Input:

════

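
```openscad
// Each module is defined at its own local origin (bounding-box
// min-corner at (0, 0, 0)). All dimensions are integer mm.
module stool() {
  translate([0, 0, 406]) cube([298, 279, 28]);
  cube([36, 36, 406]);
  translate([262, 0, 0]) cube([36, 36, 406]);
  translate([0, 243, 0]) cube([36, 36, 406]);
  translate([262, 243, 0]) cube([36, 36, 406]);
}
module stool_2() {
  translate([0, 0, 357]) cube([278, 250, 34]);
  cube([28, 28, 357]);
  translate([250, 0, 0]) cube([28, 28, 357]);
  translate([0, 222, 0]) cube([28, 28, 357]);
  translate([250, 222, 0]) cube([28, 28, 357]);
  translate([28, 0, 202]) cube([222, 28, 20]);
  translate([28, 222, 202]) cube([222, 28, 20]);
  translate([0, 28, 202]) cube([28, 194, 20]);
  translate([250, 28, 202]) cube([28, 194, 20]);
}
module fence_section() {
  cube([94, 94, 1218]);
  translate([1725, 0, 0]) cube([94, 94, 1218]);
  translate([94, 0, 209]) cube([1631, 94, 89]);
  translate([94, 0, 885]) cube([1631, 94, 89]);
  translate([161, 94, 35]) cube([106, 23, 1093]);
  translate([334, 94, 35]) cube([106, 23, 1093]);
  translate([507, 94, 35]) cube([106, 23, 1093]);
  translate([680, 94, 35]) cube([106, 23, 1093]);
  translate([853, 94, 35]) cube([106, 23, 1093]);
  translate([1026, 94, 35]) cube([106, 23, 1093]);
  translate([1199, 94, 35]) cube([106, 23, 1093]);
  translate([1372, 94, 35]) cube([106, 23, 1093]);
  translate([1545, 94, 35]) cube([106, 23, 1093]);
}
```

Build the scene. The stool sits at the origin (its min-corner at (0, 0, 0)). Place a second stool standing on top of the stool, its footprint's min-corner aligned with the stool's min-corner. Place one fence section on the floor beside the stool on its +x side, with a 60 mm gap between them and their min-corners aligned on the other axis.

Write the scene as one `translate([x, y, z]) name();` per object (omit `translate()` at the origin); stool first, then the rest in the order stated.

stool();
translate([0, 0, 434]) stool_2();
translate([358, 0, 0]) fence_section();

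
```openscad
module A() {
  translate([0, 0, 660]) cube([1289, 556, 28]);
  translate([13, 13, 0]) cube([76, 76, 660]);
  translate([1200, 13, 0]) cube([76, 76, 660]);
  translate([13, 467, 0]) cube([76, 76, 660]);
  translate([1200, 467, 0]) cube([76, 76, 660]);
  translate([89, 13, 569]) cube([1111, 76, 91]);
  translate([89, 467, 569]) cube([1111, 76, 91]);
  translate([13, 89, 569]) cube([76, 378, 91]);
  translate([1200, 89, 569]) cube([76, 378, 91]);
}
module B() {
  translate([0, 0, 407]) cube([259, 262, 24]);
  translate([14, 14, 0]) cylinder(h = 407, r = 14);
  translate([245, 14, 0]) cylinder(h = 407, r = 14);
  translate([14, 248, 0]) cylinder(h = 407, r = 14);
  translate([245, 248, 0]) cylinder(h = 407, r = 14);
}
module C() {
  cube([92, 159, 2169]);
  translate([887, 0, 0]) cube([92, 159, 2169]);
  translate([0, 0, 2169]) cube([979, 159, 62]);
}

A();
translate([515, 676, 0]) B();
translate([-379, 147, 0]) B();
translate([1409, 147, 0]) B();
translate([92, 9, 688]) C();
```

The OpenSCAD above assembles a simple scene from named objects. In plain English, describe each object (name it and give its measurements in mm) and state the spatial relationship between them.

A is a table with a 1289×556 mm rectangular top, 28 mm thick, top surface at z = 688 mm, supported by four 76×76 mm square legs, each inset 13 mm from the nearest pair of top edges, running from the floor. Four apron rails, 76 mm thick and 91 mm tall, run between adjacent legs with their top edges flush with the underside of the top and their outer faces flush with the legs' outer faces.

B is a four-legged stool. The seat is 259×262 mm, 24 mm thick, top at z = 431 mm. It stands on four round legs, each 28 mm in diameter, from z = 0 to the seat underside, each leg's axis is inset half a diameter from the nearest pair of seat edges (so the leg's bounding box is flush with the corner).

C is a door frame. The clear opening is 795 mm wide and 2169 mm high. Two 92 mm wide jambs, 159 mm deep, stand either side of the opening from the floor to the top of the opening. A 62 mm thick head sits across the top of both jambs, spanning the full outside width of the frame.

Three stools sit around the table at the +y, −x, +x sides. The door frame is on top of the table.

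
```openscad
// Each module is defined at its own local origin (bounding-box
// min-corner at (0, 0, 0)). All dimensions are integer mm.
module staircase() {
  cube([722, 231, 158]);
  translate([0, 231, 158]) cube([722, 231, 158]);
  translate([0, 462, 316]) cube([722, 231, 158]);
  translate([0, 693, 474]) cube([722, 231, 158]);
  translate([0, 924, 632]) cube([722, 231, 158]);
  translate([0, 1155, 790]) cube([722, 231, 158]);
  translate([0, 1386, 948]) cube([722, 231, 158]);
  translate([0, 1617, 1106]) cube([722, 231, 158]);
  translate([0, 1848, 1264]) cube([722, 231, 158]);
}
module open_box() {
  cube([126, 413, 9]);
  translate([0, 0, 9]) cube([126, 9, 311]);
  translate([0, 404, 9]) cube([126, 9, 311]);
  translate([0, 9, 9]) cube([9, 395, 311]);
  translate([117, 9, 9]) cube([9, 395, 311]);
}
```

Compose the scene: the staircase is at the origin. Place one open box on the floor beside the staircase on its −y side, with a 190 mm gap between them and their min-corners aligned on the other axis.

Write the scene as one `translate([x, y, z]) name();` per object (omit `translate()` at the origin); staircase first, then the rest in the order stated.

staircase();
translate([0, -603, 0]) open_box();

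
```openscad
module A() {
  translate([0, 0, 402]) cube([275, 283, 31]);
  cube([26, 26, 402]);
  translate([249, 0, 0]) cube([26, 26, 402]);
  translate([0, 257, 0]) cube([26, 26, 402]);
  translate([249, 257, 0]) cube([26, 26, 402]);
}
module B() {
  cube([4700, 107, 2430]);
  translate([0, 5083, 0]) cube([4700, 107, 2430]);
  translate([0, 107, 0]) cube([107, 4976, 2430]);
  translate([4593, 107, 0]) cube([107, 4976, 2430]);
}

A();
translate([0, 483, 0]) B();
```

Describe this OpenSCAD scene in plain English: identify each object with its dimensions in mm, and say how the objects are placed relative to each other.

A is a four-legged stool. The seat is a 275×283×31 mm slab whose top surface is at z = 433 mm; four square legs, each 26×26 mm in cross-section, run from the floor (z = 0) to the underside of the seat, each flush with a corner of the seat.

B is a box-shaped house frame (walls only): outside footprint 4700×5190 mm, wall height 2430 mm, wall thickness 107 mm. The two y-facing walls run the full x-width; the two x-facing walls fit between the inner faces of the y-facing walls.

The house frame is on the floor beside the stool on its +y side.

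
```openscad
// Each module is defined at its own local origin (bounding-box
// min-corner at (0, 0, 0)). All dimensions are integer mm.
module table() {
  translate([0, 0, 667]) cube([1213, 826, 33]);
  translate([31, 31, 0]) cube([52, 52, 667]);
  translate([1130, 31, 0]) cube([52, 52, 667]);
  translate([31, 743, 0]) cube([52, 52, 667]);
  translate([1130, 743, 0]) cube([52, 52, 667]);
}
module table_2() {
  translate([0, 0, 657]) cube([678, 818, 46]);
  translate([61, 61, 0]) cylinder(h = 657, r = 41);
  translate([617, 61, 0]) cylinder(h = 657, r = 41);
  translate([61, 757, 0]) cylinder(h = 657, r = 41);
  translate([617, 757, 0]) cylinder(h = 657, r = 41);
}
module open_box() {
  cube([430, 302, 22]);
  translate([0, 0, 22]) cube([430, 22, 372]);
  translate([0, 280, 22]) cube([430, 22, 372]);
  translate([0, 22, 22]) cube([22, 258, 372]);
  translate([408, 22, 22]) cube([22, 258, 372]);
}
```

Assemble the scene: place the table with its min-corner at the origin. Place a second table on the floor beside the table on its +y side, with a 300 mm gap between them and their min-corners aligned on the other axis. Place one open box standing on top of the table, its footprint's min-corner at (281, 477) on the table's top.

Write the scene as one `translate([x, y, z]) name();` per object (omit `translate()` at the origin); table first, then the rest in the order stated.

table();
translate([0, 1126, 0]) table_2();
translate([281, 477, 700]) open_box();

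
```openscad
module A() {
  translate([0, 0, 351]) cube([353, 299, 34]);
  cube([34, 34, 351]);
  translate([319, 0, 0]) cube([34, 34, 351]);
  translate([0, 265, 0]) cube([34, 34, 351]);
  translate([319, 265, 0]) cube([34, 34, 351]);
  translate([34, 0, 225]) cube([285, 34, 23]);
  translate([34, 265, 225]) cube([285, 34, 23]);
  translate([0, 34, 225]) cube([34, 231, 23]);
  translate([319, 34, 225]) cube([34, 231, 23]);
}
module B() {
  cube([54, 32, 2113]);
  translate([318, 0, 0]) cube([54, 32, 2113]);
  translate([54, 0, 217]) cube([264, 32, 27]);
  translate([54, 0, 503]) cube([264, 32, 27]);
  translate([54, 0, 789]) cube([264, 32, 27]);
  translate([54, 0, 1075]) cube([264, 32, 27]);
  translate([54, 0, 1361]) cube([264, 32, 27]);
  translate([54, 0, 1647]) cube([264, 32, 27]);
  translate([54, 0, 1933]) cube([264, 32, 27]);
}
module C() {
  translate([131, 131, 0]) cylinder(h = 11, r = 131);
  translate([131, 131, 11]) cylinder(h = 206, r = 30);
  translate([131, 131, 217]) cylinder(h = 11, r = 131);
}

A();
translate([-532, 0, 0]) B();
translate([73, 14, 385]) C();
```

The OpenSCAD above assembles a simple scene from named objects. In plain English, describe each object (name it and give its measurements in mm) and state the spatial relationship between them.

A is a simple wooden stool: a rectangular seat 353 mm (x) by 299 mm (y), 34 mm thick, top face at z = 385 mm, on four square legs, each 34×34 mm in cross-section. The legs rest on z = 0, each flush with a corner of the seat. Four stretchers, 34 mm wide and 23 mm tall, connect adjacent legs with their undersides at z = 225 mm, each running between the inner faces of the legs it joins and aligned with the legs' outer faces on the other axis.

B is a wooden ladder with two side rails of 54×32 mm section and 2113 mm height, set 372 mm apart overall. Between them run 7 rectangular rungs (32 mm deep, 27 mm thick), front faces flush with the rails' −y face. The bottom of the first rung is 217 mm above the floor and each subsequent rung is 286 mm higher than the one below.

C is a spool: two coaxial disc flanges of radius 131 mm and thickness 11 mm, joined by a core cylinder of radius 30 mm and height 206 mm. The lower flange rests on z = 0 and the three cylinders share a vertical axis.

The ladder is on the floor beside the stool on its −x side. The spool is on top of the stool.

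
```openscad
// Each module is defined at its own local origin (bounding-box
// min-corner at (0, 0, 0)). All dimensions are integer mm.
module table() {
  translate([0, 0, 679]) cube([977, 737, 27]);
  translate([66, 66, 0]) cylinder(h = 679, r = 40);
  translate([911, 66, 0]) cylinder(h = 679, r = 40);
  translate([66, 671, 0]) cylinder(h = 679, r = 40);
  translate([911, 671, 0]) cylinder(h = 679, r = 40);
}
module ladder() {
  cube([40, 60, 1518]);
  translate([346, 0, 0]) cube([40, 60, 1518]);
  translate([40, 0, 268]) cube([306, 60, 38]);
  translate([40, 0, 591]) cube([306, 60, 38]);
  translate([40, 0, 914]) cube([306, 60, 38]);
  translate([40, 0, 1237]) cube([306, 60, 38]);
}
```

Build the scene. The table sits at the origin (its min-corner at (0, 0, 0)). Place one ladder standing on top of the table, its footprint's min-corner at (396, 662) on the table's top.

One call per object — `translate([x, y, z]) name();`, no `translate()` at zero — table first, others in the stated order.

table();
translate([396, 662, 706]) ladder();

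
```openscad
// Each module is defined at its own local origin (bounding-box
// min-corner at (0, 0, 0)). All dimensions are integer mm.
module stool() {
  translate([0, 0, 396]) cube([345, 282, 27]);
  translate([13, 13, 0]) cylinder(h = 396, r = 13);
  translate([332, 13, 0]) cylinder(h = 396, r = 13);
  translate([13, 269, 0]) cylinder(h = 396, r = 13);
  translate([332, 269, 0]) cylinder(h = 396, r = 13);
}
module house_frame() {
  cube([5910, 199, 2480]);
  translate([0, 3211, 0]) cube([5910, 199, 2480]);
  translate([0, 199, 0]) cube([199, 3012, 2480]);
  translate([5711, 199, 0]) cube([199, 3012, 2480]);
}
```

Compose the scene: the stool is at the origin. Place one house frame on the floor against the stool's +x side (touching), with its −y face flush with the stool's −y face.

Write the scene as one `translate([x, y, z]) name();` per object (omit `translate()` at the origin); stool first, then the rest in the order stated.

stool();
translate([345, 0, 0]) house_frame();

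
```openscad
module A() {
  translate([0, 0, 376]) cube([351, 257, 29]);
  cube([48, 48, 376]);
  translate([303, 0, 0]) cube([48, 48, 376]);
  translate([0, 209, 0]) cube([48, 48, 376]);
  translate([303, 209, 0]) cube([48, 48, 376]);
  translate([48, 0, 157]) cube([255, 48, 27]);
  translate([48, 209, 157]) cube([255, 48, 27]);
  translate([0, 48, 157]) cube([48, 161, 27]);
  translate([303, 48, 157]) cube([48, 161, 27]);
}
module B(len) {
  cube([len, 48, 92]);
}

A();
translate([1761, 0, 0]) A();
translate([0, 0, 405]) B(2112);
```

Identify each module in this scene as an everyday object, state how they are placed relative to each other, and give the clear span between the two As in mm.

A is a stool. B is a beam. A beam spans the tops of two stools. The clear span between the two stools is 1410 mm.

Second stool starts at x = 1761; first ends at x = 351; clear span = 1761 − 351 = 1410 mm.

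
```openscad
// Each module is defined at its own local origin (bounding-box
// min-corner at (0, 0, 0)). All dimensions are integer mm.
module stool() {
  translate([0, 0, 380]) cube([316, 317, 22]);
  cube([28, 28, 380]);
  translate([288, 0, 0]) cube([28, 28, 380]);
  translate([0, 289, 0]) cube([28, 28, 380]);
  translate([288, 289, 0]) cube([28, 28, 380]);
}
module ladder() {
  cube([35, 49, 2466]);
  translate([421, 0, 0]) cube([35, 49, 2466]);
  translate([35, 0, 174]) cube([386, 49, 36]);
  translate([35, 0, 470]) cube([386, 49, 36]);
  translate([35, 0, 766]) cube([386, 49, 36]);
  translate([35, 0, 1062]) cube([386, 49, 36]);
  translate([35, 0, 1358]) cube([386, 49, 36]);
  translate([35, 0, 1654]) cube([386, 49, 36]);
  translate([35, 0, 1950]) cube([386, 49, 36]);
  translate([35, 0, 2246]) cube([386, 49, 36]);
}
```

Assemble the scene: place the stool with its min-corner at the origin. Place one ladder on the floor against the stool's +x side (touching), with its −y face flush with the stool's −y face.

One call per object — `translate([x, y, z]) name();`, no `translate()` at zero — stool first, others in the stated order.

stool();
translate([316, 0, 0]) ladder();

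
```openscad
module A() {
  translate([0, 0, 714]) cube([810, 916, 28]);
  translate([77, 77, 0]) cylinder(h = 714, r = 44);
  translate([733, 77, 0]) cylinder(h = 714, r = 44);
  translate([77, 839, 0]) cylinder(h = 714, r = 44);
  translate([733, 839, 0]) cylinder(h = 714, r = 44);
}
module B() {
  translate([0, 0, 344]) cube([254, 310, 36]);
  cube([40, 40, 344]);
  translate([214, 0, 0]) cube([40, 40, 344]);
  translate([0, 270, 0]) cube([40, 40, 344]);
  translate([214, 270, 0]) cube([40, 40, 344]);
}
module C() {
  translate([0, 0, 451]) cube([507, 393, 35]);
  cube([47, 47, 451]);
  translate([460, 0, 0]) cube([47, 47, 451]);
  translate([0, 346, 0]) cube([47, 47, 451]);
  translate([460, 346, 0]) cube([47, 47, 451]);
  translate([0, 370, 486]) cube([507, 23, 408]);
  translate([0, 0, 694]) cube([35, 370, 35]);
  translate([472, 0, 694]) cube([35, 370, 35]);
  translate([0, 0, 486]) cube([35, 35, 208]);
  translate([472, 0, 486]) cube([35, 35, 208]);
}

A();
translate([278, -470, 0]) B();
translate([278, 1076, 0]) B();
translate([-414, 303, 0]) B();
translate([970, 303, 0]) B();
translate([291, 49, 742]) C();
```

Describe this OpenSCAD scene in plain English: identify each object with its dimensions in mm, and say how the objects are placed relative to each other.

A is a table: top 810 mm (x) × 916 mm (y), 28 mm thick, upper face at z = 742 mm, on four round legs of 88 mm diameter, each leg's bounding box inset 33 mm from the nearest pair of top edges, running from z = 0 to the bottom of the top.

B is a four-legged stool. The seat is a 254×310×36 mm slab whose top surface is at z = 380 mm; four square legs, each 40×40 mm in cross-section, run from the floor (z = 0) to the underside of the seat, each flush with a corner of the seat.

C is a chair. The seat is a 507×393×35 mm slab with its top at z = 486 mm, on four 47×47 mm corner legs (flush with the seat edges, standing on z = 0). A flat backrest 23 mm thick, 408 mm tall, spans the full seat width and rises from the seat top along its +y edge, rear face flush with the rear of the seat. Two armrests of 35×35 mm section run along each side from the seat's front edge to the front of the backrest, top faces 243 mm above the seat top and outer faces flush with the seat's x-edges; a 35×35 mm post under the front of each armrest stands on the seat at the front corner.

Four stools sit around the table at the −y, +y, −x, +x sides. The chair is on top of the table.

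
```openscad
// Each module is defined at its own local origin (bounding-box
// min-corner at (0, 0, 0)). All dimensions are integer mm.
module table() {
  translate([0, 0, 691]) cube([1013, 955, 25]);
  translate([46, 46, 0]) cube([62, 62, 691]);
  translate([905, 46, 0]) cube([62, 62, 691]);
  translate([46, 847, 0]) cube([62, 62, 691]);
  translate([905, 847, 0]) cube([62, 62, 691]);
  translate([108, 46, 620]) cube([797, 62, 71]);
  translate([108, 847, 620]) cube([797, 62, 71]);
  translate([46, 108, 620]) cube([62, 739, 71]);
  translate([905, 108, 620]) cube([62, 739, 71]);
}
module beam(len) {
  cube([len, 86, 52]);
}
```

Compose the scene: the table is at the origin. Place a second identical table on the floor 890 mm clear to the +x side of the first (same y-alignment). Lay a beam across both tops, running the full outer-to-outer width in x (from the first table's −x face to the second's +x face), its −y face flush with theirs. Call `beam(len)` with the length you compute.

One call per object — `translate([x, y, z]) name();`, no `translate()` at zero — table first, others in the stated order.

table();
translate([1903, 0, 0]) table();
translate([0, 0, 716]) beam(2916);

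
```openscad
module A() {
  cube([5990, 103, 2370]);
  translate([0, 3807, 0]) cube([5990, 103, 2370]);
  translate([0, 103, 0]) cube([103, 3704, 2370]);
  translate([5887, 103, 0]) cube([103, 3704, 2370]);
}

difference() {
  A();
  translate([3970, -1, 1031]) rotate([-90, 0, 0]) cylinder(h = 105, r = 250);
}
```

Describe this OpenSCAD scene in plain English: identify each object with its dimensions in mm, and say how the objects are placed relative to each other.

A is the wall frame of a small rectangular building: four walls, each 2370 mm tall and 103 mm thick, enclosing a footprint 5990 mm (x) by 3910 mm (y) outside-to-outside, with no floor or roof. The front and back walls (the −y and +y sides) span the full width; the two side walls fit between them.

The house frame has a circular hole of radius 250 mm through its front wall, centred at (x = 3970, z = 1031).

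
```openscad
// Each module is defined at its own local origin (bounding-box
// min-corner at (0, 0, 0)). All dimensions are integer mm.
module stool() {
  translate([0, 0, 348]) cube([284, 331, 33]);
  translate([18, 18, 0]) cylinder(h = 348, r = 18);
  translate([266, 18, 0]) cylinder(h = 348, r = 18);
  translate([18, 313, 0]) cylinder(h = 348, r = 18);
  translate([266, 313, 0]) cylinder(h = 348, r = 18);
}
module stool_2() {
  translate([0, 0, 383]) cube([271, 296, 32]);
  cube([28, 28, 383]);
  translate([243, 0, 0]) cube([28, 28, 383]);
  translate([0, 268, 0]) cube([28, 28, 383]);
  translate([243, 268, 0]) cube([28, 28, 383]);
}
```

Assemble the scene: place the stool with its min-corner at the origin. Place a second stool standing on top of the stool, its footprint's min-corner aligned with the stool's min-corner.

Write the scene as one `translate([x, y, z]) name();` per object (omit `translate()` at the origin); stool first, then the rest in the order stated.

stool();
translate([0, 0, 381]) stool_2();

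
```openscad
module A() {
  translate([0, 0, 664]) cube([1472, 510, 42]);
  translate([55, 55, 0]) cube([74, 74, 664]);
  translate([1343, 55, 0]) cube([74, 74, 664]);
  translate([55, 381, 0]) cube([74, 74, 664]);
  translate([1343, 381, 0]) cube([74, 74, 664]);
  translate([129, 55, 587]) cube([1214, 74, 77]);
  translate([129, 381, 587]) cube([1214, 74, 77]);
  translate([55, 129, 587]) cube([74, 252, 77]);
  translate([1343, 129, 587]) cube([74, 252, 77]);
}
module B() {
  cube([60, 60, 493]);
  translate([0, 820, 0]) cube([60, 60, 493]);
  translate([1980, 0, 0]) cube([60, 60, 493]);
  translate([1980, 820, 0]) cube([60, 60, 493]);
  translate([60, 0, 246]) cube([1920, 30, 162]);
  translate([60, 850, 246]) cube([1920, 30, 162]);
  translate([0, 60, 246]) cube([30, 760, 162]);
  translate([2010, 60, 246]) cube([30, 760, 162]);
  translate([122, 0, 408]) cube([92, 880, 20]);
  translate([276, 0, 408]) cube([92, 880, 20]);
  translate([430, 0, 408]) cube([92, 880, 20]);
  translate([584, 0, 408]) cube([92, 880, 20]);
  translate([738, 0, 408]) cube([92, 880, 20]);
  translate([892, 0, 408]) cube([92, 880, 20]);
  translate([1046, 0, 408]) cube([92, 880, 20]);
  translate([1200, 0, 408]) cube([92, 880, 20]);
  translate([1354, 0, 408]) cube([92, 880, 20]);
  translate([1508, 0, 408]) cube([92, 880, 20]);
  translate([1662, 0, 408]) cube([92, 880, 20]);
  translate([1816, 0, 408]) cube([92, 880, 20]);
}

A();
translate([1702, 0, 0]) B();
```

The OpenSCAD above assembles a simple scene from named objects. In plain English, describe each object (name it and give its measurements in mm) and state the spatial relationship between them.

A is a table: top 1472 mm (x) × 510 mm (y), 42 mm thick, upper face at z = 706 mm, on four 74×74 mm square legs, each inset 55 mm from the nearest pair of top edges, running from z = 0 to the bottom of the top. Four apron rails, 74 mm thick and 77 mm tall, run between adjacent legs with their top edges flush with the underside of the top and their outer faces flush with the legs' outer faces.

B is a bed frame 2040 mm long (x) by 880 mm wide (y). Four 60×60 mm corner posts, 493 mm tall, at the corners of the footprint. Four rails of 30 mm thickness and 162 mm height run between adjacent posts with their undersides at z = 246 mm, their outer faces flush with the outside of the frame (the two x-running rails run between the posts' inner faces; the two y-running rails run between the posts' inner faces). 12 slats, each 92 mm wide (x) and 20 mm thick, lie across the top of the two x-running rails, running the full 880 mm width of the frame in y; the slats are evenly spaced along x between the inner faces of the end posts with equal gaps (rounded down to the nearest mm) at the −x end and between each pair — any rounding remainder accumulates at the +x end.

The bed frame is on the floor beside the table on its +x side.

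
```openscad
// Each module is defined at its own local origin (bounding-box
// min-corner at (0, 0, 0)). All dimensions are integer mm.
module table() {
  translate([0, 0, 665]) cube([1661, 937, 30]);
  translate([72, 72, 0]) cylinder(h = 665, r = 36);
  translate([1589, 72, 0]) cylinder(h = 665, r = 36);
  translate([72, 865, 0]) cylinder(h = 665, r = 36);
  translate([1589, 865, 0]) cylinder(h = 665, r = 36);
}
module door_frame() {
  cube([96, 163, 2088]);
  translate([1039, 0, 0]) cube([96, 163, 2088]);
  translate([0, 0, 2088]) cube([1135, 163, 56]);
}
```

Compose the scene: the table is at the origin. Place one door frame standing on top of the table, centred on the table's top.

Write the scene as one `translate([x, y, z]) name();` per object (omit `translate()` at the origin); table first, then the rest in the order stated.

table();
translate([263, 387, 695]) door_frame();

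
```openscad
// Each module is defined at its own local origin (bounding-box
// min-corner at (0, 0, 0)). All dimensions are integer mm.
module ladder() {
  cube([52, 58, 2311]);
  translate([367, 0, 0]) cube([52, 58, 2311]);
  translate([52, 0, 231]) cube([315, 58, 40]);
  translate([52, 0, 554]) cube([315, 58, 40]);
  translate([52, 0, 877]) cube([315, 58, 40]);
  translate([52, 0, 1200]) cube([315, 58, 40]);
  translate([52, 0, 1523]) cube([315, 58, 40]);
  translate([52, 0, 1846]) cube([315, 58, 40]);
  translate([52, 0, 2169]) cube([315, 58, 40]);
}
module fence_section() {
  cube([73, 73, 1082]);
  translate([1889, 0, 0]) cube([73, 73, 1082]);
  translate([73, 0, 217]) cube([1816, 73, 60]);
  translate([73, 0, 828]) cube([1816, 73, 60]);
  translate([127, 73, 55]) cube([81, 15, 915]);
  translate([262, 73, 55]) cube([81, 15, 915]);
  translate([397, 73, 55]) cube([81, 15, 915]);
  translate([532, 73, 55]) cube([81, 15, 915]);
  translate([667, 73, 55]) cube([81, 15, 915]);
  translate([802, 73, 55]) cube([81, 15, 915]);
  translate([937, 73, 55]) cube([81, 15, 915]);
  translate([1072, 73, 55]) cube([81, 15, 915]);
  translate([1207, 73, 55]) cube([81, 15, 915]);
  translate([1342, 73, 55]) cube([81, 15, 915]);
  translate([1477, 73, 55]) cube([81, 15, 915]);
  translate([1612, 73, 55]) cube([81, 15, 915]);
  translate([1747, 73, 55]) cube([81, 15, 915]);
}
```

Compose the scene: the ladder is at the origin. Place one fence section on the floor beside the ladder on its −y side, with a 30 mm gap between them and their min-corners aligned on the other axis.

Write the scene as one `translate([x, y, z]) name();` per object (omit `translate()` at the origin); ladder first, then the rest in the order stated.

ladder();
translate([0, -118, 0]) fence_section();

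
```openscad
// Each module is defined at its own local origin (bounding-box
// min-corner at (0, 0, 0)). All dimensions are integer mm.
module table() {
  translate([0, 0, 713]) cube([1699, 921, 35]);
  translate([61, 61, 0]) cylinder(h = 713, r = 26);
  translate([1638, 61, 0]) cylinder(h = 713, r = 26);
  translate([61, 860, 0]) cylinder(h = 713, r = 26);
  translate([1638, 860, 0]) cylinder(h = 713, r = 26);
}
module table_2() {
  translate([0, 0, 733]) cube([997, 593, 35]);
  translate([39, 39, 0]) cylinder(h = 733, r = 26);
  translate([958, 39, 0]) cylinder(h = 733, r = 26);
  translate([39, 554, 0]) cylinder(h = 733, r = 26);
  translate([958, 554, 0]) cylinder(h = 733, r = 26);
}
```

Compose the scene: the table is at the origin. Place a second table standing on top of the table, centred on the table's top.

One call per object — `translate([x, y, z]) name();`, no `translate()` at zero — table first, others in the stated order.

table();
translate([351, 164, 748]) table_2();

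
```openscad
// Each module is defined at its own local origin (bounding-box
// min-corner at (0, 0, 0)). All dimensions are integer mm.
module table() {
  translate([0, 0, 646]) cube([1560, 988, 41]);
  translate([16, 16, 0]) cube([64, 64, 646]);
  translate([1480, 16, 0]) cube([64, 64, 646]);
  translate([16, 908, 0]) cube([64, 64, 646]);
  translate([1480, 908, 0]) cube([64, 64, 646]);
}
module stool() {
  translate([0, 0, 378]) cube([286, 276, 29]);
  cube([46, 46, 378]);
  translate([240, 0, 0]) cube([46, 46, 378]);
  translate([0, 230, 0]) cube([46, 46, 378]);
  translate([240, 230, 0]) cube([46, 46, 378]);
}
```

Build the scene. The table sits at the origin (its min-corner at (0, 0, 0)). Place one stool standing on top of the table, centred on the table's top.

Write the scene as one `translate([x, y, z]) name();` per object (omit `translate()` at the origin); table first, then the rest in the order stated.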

════

Exercise:
Return each line of the data above that includes the word "touching".

Completed task:
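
Compose the scene: the stool is at the origin. Place one house frame on the floor against the stool's +x side (touching), with its −y face flush with the stool's −y face.
Assemble the scene: place the stool with its min-corner at the origin. Place one ladder on the floor against the stool's +x side (touching), with its −y face flush with the stool's −y face.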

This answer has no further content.